(Beginning of DATA TO PROCESS)
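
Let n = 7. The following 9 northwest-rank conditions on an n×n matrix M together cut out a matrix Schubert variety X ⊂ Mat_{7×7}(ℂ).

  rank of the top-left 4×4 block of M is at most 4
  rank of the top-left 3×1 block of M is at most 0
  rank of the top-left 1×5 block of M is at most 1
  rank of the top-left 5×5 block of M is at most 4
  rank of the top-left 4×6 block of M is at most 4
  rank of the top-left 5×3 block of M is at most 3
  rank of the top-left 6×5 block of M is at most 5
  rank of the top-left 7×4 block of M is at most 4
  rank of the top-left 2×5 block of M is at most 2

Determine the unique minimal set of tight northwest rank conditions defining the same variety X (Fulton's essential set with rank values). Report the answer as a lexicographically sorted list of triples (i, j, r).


Recovering R(i,j) via the rank-extension bound from the 9 conditions:

  i=1: 0 1 1 1 1 1 1
  i=2: 0 1 2 2 2 2 2
  i=3: 0 1 2 3 3 3 3
  i=4: 1 2 3 4 4 4 4
  i=5: 1 2 3 4 4 5 5
  i=6: 1 2 3 4 5 6 6
  i=7: 1 2 3 4 5 6 7

hence w(1..7) = (2, 3, 4, 1, 6, 5, 7).

|D(w)|=4, |Ess(w)|=2:

[(3, 1, 0), (5, 5, 4)]


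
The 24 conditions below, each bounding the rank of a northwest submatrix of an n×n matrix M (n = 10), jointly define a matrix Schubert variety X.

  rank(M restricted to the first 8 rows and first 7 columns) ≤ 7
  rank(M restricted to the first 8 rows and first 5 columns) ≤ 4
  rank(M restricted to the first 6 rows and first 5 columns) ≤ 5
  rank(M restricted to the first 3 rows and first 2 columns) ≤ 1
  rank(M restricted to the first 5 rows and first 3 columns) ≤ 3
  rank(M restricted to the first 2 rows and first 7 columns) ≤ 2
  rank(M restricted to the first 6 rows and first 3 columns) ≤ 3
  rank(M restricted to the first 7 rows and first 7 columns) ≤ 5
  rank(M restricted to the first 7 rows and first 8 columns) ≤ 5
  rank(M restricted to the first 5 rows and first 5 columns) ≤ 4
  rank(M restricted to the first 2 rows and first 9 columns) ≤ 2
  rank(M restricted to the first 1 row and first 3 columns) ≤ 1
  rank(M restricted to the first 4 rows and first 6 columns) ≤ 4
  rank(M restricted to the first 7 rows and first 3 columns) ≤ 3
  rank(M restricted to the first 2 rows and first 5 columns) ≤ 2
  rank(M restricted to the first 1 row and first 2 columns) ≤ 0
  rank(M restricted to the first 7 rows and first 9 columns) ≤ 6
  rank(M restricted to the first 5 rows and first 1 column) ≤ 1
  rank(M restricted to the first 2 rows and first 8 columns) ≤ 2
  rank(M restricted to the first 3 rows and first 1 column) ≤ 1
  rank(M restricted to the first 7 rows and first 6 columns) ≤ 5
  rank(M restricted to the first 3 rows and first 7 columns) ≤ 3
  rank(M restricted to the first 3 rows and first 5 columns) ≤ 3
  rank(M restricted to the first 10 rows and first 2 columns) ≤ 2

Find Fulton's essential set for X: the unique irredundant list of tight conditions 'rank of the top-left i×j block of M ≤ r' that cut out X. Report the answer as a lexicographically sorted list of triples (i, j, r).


Reconstructing r_w from the 24 given conditions:

  i=1: 0, 0, 1, 1, 1, 1, 1, 1, 1, 1
  i=2: 1, 1, 2, 2, 2, 2, 2, 2, 2, 2
  i=3: 1, 1, 2, 3, 3, 3, 3, 3, 3, 3
  i=4: 1, 2, 3, 4, 4, 4, 4, 4, 4, 4
  i=5: 1, 2, 3, 4, 4, 5, 5, 5, 5, 5
  i=6: 1, 2, 3, 4, 4, 5, 5, 5, 6, 6
  i=7: 1, 2, 3, 4, 4, 5, 5, 5, 6, 7
  i=8: 1, 2, 3, 4, 4, 5, 6, 6, 7, 8
  i=9: 1, 2, 3, 4, 5, 6, 7, 7, 8, 9
  i=10: 1, 2, 3, 4, 5, 6, 7, 8, 9, 10

giving w = (3, 1, 4, 2, 6, 9, 10, 7, 5, 8) via Δ²R.

Rothe diagram D(w) (11 cells), 4 SE-corners (essential conditions):

[(1, 2, 0), (3, 2, 1), (7, 8, 5), (8, 5, 4)]


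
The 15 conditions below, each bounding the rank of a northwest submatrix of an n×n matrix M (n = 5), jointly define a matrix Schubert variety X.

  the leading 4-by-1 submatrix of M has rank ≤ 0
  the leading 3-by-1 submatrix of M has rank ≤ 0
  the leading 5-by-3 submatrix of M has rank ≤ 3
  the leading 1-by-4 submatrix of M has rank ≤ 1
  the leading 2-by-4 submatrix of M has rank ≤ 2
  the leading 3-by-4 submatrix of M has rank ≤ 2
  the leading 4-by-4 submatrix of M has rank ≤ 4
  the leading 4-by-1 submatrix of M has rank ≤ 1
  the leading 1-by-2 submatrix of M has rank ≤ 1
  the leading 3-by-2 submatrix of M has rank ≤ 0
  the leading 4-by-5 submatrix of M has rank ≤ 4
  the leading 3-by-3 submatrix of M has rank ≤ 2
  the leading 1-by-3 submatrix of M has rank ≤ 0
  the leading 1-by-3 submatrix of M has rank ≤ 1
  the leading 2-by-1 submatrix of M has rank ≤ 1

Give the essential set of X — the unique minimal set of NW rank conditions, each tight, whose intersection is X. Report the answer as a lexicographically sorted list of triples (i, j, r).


Computing R[i][j] = min implied NW-rank bound (n=5, 15 conditions):

  0, 0, 0, 1, 1
  0, 0, 1, 2, 2
  0, 0, 1, 2, 3
  0, 1, 2, 3, 4
  1, 2, 3, 4, 5

hence w(1..5) = (4, 3, 5, 2, 1).

Fulton essential set (3 of the 8 Rothe cells):

[(1, 3, 0), (3, 2, 0), (4, 1, 0)]


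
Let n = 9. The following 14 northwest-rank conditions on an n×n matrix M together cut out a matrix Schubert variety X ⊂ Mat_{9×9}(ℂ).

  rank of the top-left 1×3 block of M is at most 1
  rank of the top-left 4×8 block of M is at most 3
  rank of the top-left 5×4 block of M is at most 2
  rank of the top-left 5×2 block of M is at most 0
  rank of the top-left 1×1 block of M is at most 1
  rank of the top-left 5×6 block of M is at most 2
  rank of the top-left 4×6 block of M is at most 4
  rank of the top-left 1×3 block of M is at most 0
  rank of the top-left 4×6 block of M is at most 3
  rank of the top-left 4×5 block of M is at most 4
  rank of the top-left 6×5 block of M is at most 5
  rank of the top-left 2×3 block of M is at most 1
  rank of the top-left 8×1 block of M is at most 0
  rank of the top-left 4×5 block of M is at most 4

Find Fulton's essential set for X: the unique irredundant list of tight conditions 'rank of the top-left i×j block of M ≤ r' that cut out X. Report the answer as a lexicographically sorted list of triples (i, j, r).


Propagating the 14 rank bounds to every northwest block:

  row 1: 0, 0, 0, 1, 1, 1, 1, 1, 1
  row 2: 0, 0, 1, 2, 2, 2, 2, 2, 2
  row 3: 0, 0, 1, 2, 2, 2, 3, 3, 3
  row 4: 0, 0, 1, 2, 2, 2, 3, 3, 4
  row 5: 0, 0, 1, 2, 2, 2, 3, 4, 5
  row 6: 0, 1, 2, 3, 3, 3, 4, 5, 6
  row 7: 0, 1, 2, 3, 4, 4, 5, 6, 7
  row 8: 0, 1, 2, 3, 4, 5, 6, 7, 8
  row 9: 1, 2, 3, 4, 5, 6, 7, 8, 9

giving w = (4, 3, 7, 9, 8, 2, 5, 6, 1) via Δ²R.

ℓ(w)=21; the 5 essential cells (i,j,r):

[(1, 3, 0), (4, 8, 3), (5, 2, 0), (5, 6, 2), (8, 1, 0)]


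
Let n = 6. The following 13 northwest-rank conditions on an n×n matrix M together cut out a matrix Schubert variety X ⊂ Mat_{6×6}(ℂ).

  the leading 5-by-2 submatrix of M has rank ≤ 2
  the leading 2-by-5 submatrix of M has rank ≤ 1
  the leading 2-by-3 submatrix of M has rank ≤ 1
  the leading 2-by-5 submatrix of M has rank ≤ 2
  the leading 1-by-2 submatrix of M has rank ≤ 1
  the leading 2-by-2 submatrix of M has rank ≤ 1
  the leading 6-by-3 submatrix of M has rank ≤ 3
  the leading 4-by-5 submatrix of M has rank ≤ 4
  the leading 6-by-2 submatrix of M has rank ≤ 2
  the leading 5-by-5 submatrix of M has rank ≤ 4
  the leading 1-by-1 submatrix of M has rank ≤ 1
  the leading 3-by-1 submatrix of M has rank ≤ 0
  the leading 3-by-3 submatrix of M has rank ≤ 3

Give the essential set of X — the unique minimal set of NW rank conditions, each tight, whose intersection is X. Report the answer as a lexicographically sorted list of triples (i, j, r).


Recovering R(i,j) via the rank-extension bound from the 13 conditions:

  i=1: 0  1  1  1  1  1
  i=2: 0  1  1  1  1  2
  i=3: 0  1  2  2  2  3
  i=4: 1  2  3  3  3  4
  i=5: 1  2  3  4  4  5
  i=6: 1  2  3  4  5  6

giving w = (2, 6, 3, 1, 4, 5) via Δ²R.

Rothe diagram D(w) (6 cells), 2 SE-corners (essential conditions):

[(2, 5, 1), (3, 1, 0)]


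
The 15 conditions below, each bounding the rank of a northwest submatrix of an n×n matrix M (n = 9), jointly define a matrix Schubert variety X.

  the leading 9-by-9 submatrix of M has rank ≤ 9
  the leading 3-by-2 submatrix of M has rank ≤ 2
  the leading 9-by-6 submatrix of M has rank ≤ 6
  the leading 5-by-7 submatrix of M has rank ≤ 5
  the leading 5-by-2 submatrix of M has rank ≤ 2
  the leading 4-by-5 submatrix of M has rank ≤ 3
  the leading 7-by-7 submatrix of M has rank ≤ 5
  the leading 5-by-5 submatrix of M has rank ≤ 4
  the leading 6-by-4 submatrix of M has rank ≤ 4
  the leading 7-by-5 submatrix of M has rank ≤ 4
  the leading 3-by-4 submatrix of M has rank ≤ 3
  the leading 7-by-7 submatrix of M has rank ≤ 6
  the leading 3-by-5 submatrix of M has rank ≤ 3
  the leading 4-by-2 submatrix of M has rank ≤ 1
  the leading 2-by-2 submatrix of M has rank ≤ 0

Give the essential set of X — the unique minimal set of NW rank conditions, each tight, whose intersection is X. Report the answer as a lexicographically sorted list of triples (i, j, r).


Propagating the 15 rank bounds to every northwest block:

  0  0  1  1  1  1  1  1  1
  0  0  1  2  2  2  2  2  2
  1  1  2  3  3  3  3  3  3
  1  1  2  3  3  4  4  4  4
  1  2  3  4  4  5  5  5  5
  1  2  3  4  4  5  5  6  6
  1  2  3  4  4  5  5  6  7
  1  2  3  4  5  6  6  7  8
  1  2  3  4  5  6  7  8  9

so w = (3, 4, 1, 6, 2, 8, 9, 5, 7).

D(w) has 10 cells with 5 SE-corners; essential set:

[(2, 2, 0), (4, 2, 1), (4, 5, 3), (7, 5, 4), (7, 7, 5)]


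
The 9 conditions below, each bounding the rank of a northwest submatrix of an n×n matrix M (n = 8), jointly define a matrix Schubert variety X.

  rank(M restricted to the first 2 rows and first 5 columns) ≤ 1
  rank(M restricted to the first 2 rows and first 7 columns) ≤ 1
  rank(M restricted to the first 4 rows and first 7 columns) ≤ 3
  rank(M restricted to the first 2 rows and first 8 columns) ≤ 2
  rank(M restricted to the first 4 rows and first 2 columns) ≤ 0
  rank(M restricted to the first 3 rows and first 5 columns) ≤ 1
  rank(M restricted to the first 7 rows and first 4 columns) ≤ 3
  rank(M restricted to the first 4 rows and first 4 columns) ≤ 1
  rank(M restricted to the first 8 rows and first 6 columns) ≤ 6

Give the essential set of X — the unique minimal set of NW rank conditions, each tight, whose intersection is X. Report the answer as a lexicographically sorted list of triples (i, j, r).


Computing R[i][j] = min implied NW-rank bound (n=8, 9 conditions):

  R[1]: 0  0  1  1  1  1  1  1
  R[2]: 0  0  1  1  1  1  1  2
  R[3]: 0  0  1  1  1  2  2  3
  R[4]: 0  0  1  1  2  3  3  4
  R[5]: 1  1  2  2  3  4  4  5
  R[6]: 1  2  3  3  4  5  5  6
  R[7]: 1  2  3  3  4  5  6  7
  R[8]: 1  2  3  4  5  6  7  8

second differences of R give the permutation w = (3, 8, 6, 5, 1, 2, 7, 4).

|D(w)|=16, |Ess(w)|=5:

[(2, 7, 1), (3, 5, 1), (4, 2, 0), (4, 4, 1), (7, 4, 3)]


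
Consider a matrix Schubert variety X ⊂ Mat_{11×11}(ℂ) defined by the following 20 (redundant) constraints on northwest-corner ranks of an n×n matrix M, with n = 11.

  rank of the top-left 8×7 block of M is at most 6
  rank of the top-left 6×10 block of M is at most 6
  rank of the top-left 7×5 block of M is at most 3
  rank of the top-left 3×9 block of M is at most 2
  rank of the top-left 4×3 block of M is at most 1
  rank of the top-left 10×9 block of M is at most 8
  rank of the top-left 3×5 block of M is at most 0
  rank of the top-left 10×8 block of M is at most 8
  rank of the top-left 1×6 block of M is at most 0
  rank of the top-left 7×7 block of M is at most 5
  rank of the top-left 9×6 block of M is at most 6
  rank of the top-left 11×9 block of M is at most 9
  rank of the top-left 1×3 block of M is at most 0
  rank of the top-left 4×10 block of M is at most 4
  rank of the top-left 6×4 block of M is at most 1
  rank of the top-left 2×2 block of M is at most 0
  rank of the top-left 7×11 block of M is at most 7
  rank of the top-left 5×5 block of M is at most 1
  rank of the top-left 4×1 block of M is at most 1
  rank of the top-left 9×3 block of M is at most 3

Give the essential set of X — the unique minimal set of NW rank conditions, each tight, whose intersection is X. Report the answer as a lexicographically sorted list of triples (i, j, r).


Rank table r_w(11×11) implied by the 20 constraints:

  R[1]: 0 | 0 | 0 | 0 | 0 | 0 | 1 | 1 | 1 | 1 | 1
  R[2]: 0 | 0 | 0 | 0 | 0 | 1 | 2 | 2 | 2 | 2 | 2
  R[3]: 0 | 0 | 0 | 0 | 0 | 1 | 2 | 2 | 2 | 3 | 3
  R[4]: 1 | 1 | 1 | 1 | 1 | 2 | 3 | 3 | 3 | 4 | 4
  R[5]: 1 | 1 | 1 | 1 | 1 | 2 | 3 | 4 | 4 | 5 | 5
  R[6]: 1 | 1 | 1 | 1 | 2 | 3 | 4 | 5 | 5 | 6 | 6
  R[7]: 1 | 2 | 2 | 2 | 3 | 4 | 5 | 6 | 6 | 7 | 7
  R[8]: 1 | 2 | 3 | 3 | 4 | 5 | 6 | 7 | 7 | 8 | 8
  R[9]: 1 | 2 | 3 | 4 | 5 | 6 | 7 | 8 | 8 | 9 | 9
  R[10]: 1 | 2 | 3 | 4 | 5 | 6 | 7 | 8 | 8 | 9 | 10
  R[11]: 1 | 2 | 3 | 4 | 5 | 6 | 7 | 8 | 9 | 10 | 11

reading off 1-entries of Δ²R: w = (7, 6, 10, 1, 8, 5, 2, 3, 4, 11, 9).

Fulton essential set (6 of the 26 Rothe cells):

[(1, 6, 0), (3, 5, 0), (3, 9, 2), (5, 5, 1), (6, 4, 1), (10, 9, 8)]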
(End of DATA TO PROCESS)
Please give again the lines above between the line holding "the leading 3-by-4 submatrix of M has rank ≤ 2" and the line holding "the leading 2-by-1", inclusive, exactly as they are and with nothing added.

ANSWER TO THIS EXERCISE:
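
  the leading 3-by-4 submatrix of M has rank ≤ 2
  the leading 4-by-4 submatrix of M has rank ≤ 4
  the leading 4-by-1 submatrix of M has rank ≤ 1
  the leading 1-by-2 submatrix of M has rank ≤ 1
  the leading 3-by-2 submatrix of M has rank ≤ 0
  the leading 4-by-5 submatrix of M has rank ≤ 4
  the leading 3-by-3 submatrix of M has rank ≤ 2
  the leading 1-by-3 submatrix of M has rank ≤ 0
  the leading 1-by-3 submatrix of M has rank ≤ 1
  the leading 2-by-1 submatrix of M has rank ≤ 1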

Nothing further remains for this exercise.